DIRECTIONS FOR THIS TASK = Across the records below, report how many lines include the word "with", stating the number alone.

(WORKING DATA begins)

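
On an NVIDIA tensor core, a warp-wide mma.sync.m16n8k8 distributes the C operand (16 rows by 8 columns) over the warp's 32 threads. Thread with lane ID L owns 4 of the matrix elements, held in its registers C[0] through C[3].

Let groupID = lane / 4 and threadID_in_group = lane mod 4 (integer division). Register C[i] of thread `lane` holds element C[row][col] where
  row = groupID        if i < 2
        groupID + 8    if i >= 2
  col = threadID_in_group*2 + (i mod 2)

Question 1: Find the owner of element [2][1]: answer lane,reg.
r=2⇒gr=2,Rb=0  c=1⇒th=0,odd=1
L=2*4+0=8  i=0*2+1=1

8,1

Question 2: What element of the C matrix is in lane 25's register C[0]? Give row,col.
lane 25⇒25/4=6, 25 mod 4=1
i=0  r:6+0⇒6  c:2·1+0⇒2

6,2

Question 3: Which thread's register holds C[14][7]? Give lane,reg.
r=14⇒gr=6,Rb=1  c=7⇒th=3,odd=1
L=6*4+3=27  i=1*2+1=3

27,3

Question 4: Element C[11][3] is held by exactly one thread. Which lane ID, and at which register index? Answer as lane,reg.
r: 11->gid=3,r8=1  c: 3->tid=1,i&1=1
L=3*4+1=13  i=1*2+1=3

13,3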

(WORKING DATA ends)
(WORKING DATA begins)

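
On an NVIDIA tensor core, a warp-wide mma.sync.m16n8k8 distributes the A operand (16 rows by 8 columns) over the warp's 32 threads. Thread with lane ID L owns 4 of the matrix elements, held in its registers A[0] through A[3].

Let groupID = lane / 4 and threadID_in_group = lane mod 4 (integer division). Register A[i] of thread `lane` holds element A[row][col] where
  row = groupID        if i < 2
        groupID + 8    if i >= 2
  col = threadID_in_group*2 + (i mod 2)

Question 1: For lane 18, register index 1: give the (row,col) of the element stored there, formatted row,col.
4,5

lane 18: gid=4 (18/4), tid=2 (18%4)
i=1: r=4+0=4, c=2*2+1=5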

(WORKING DATA ends)
(WORKING DATA begins)

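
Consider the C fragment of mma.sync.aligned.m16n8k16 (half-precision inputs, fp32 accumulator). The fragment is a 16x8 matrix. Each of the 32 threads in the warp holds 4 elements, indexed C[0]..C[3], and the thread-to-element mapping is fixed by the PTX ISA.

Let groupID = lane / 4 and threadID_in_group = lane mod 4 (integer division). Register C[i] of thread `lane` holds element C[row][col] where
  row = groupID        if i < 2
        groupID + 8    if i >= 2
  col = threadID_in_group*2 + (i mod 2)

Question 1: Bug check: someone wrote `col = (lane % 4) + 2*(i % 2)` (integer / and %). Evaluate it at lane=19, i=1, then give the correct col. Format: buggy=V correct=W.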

(WORKING DATA ends)

RESPONSE = 2